- _Exercise_: Would you restate word for word the lines of the listing, beginning at the first and ending with the line that holds "My slicer is"?

- _Dataset extract_:
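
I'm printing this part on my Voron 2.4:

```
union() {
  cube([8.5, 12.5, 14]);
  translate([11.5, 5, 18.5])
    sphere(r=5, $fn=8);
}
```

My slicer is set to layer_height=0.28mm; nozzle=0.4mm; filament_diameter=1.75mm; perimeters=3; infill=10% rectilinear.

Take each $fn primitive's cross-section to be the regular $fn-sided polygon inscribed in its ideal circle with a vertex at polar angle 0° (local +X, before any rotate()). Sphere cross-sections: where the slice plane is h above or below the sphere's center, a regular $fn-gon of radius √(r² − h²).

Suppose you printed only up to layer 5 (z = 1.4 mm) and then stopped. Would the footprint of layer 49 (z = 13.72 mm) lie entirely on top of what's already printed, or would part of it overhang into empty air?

Compare the two slices. At z = 1.4: the 8.5×12.5 cube contributes its full rectangle (area 106.25 mm²); the sphere at (11.5, 5) is not intersected at this z (|z−center|=17.100 > r=5); Merging all regions: only the 8.5×12.5 cube is present, so the union is just that shape — area = 106.25 mm². At z = 13.72: the 8.5×12.5 cube contributes its full rectangle (area 106.25 mm²); the sphere at (11.5, 5): section is a regular 8-gon, circumradius = √(r²−h²) = √(5²−4.78²) = 1.467 (area = (8/2)·1.467²·sin(360°/8) = 6.09 mm²); Taking the union: the 2 present regions are separate (no shared area or edge), so areas and boundary lengths simply add and each stays a separate island — area = 112.34 mm². Checking containment: at z = 13.72 the cross-section extends beyond the z = 1.4 cross-section by about 6.09 mm².

part overhangs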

- _Answer box_:
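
I'm printing this part on my Voron 2.4:

```
union() {
  cube([8.5, 12.5, 14]);
  translate([11.5, 5, 18.5])
    sphere(r=5, $fn=8);
}
```

My slicer is set to layer_height=0.28mm; nozzle=0.4mm; filament_diameter=1.75mm; perimeters=3; infill=10% rectilinear.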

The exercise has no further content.